> _Assignment_
Print every line of the records below exactly as it reads.

> _Source data_

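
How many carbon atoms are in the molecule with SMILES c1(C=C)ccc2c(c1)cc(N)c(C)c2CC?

The symbol for carbon appears 15 times in the SMILES. Lowercase c denotes aromatic carbon and counts toward C.

15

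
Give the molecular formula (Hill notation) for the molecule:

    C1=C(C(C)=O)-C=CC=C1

Heavy atoms from the SMILES: 8 C, 1 O.
Implicit hydrogens by atom environment:
  5 × C (aromatic): 1 H each → 5
  1 × C: 3 H
  1 × C (aromatic): no H
  1 × C: no H
  1 × O: no H
  Total hydrogens = 8.
Molecular formula: C8H8O

C8H8O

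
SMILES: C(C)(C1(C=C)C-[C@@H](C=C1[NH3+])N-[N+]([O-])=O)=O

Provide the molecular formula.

Heavy atoms from the SMILES: 9 C, 3 N, 3 O.
Implicit hydrogens by atom environment:
  3 × C: 1 H each → 3
  3 × C: no H
  2 × C: 2 H each → 4
  2 × O: no H
  1 × C: 3 H
  1 × N (charge +1): 3 H
  1 × N: 1 H
  1 × N (charge +1): no H
  1 × O (charge -1): no H
  Total hydrogens = 14.
Net charge +1.
Molecular formula: C9H14N3O3+

C9H14N3O3+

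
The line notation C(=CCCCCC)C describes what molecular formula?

C8H16

Heavy atoms from the SMILES: 8 C.
Implicit hydrogens by atom environment:
  4 × C: 2 H each → 8
  2 × C: 3 H each → 6
  2 × C: 1 H each → 2
  Total hydrogens = 16.
Molecular formula: C8H16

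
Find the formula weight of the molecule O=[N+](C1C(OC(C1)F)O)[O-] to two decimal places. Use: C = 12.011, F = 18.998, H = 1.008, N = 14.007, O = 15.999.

Molecular formula: C4H6FNO4.
M = 4×12.011 + 1×18.998 + 6×1.008 + 1×14.007 + 4×15.999 = 151.09 g/mol.

151.09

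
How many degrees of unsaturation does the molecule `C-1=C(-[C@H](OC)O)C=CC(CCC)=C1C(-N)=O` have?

5

Molecular formula from the SMILES: C12H17NO3.
DoU = (2C + 2 + N − H − X)/2 = (2·12 + 2 + 1 − 17 − 0)/2 = 10/2 = 5.
(Structurally: 1 ring(s) + 4 π bond(s) = 5.)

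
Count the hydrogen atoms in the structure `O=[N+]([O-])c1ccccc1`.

5

Hydrogens are implicit in SMILES; fill each atom to its normal valence:
  5 × C (aromatic): 1 H each → 5
  1 × C (aromatic): no H
  1 × N (charge +1): no H
  1 × O: no H
  1 × O (charge -1): no H
  Total hydrogens = 5.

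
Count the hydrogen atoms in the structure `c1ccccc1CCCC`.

14

Hydrogens are implicit in SMILES; fill each atom to its normal valence:
  5 × C (aromatic): 1 H each → 5
  3 × C: 2 H each → 6
  1 × C: 3 H
  1 × C (aromatic): no H
  Total hydrogens = 14.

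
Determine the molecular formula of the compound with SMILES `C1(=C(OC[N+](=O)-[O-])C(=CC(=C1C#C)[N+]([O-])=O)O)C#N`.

C10H5N3O6

Heavy atoms from the SMILES: 10 C, 3 N, 6 O.
Implicit hydrogens by atom environment:
  5 × C (aromatic): no H
  3 × O: no H
  2 × C: no H
  2 × N (charge +1): no H
  2 × O (charge -1): no H
  1 × C: 2 H
  1 × C (aromatic): 1 H
  1 × C: 1 H
  1 × N: no H
  1 × O: 1 H
  Total hydrogens = 5.
Molecular formula: C10H5N3O6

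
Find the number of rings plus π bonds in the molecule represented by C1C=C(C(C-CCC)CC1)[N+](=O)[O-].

Molecular formula from the SMILES: C10H17NO2.
DoU = (2C + 2 + N − H − X)/2 = (2·10 + 2 + 1 − 17 − 0)/2 = 6/2 = 3.
(Structurally: 1 ring(s) + 2 π bond(s) = 3.)

3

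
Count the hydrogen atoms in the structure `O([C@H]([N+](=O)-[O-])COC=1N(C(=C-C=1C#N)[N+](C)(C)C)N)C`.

18

Hydrogens are implicit in SMILES; fill each atom to its normal valence:
  4 × C: 3 H each → 12
  3 × C (aromatic): no H
  3 × O: no H
  2 × N (charge +1): no H
  1 × C: 2 H
  1 × C (aromatic): 1 H
  1 × C: 1 H
  1 × C: no H
  1 × N: 2 H
  1 × N (aromatic): no H
  1 × N: no H
  1 × O (charge -1): no H
  Total hydrogens = 18.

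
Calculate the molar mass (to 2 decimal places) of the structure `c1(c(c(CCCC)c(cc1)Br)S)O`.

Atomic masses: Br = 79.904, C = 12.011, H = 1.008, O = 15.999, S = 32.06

Molecular formula: C10H13BrOS.
M = 1×79.904 + 10×12.011 + 13×1.008 + 1×15.999 + 1×32.06 = 261.18 g/mol.

261.18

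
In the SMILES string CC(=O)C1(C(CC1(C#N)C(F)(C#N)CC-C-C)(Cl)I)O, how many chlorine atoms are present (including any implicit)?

The symbol for chlorine appears 1 time in the SMILES.

1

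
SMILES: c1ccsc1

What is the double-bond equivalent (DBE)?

Molecular formula from the SMILES: C4H4S.
DoU = (2C + 2 + N − H − X)/2 = (2·4 + 2 + 0 − 4 − 0)/2 = 6/2 = 3.
(Structurally: 1 ring(s) + 2 π bond(s) = 3.)

3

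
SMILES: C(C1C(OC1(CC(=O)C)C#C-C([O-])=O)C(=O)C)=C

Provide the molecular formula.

C13H13O5-

Heavy atoms from the SMILES: 13 C, 5 O.
Implicit hydrogens by atom environment:
  6 × C: no H
  4 × O: no H
  3 × C: 1 H each → 3
  2 × C: 3 H each → 6
  2 × C: 2 H each → 4
  1 × O (charge -1): no H
  Total hydrogens = 13.
Net charge -1.
Molecular formula: C13H13O5-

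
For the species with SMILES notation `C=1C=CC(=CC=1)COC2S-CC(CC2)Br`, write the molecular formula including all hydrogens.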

> _Output for this exercise_
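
How many carbon atoms are in the molecule with SMILES c1(C=C)ccc2c(c1)cc(N)c(C)c2CC?

The symbol for carbon appears 15 times in the SMILES. Lowercase c denotes aromatic carbon and counts toward C.

15

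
Give the molecular formula (Hill notation) for the molecule:

    C1=C(C(C)=O)-C=CC=C1

Heavy atoms from the SMILES: 8 C, 1 O.
Implicit hydrogens by atom environment:
  5 × C (aromatic): 1 H each → 5
  1 × C: 3 H
  1 × C (aromatic): no H
  1 × C: no H
  1 × O: no H
  Total hydrogens = 8.
Molecular formula: C8H8O

C8H8O

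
SMILES: C(C)(C1(C=C)C-[C@@H](C=C1[NH3+])N-[N+]([O-])=O)=O

Provide the molecular formula.

Heavy atoms from the SMILES: 9 C, 3 N, 3 O.
Implicit hydrogens by atom environment:
  3 × C: 1 H each → 3
  3 × C: no H
  2 × C: 2 H each → 4
  2 × O: no H
  1 × C: 3 H
  1 × N (charge +1): 3 H
  1 × N: 1 H
  1 × N (charge +1): no H
  1 × O (charge -1): no H
  Total hydrogens = 14.
Net charge +1.
Molecular formula: C9H14N3O3+

C9H14N3O3+

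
The line notation C(=CCCCCC)C describes what molecular formula?

C8H16

Heavy atoms from the SMILES: 8 C.
Implicit hydrogens by atom environment:
  4 × C: 2 H each → 8
  2 × C: 3 H each → 6
  2 × C: 1 H each → 2
  Total hydrogens = 16.
Molecular formula: C8H16

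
Find the formula weight of the molecule O=[N+](C1C(OC(C1)F)O)[O-] to two decimal places. Use: C = 12.011, F = 18.998, H = 1.008, N = 14.007, O = 15.999.

Molecular formula: C4H6FNO4.
M = 4×12.011 + 1×18.998 + 6×1.008 + 1×14.007 + 4×15.999 = 151.09 g/mol.

151.09

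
How many degrees of unsaturation does the molecule `C-1=C(-[C@H](OC)O)C=CC(CCC)=C1C(-N)=O` have?

5

Molecular formula from the SMILES: C12H17NO3.
DoU = (2C + 2 + N − H − X)/2 = (2·12 + 2 + 1 − 17 − 0)/2 = 10/2 = 5.
(Structurally: 1 ring(s) + 4 π bond(s) = 5.)

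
Count the hydrogen atoms in the structure `O=[N+]([O-])c1ccccc1`.

5

Hydrogens are implicit in SMILES; fill each atom to its normal valence:
  5 × C (aromatic): 1 H each → 5
  1 × C (aromatic): no H
  1 × N (charge +1): no H
  1 × O: no H
  1 × O (charge -1): no H
  Total hydrogens = 5.

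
Count the hydrogen atoms in the structure `c1ccccc1CCCC`.

14

Hydrogens are implicit in SMILES; fill each atom to its normal valence:
  5 × C (aromatic): 1 H each → 5
  3 × C: 2 H each → 6
  1 × C: 3 H
  1 × C (aromatic): no H
  Total hydrogens = 14.

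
Determine the molecular formula of the compound with SMILES `C1(=C(OC[N+](=O)-[O-])C(=CC(=C1C#C)[N+]([O-])=O)O)C#N`.

C10H5N3O6

Heavy atoms from the SMILES: 10 C, 3 N, 6 O.
Implicit hydrogens by atom environment:
  5 × C (aromatic): no H
  3 × O: no H
  2 × C: no H
  2 × N (charge +1): no H
  2 × O (charge -1): no H
  1 × C: 2 H
  1 × C (aromatic): 1 H
  1 × C: 1 H
  1 × N: no H
  1 × O: 1 H
  Total hydrogens = 5.
Molecular formula: C10H5N3O6

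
Find the number of rings plus π bonds in the molecule represented by C1C=C(C(C-CCC)CC1)[N+](=O)[O-].

Molecular formula from the SMILES: C10H17NO2.
DoU = (2C + 2 + N − H − X)/2 = (2·10 + 2 + 1 − 17 − 0)/2 = 6/2 = 3.
(Structurally: 1 ring(s) + 2 π bond(s) = 3.)

3

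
Count the hydrogen atoms in the structure `O([C@H]([N+](=O)-[O-])COC=1N(C(=C-C=1C#N)[N+](C)(C)C)N)C`.

18

Hydrogens are implicit in SMILES; fill each atom to its normal valence:
  4 × C: 3 H each → 12
  3 × C (aromatic): no H
  3 × O: no H
  2 × N (charge +1): no H
  1 × C: 2 H
  1 × C (aromatic): 1 H
  1 × C: 1 H
  1 × C: no H
  1 × N: 2 H
  1 × N (aromatic): no H
  1 × N: no H
  1 × O (charge -1): no H
  Total hydrogens = 18.

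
Calculate the molar mass (to 2 decimal places) of the structure `c1(c(c(CCCC)c(cc1)Br)S)O`.

Atomic masses: Br = 79.904, C = 12.011, H = 1.008, O = 15.999, S = 32.06

Molecular formula: C10H13BrOS.
M = 1×79.904 + 10×12.011 + 13×1.008 + 1×15.999 + 1×32.06 = 261.18 g/mol.

261.18

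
In the SMILES string CC(=O)C1(C(CC1(C#N)C(F)(C#N)CC-C-C)(Cl)I)O, how many chlorine atoms are present (including any implicit)?

The symbol for chlorine appears 1 time in the SMILES.

1

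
SMILES: c1ccsc1

What is the double-bond equivalent (DBE)?

Molecular formula from the SMILES: C4H4S.
DoU = (2C + 2 + N − H − X)/2 = (2·4 + 2 + 0 − 4 − 0)/2 = 6/2 = 3.
(Structurally: 1 ring(s) + 2 π bond(s) = 3.)

3

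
SMILES: C(C1C(OC1(CC(=O)C)C#C-C([O-])=O)C(=O)C)=C

Provide the molecular formula.

C13H13O5-

Heavy atoms from the SMILES: 13 C, 5 O.
Implicit hydrogens by atom environment:
  6 × C: no H
  4 × O: no H
  3 × C: 1 H each → 3
  2 × C: 3 H each → 6
  2 × C: 2 H each → 4
  1 × O (charge -1): no H
  Total hydrogens = 13.
Net charge -1.
Molecular formula: C13H13O5-

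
For the species with SMILES notation `C=1C=CC(=CC=1)COC2S-CC(CC2)Br`, write the molecular formula including all hydrogens.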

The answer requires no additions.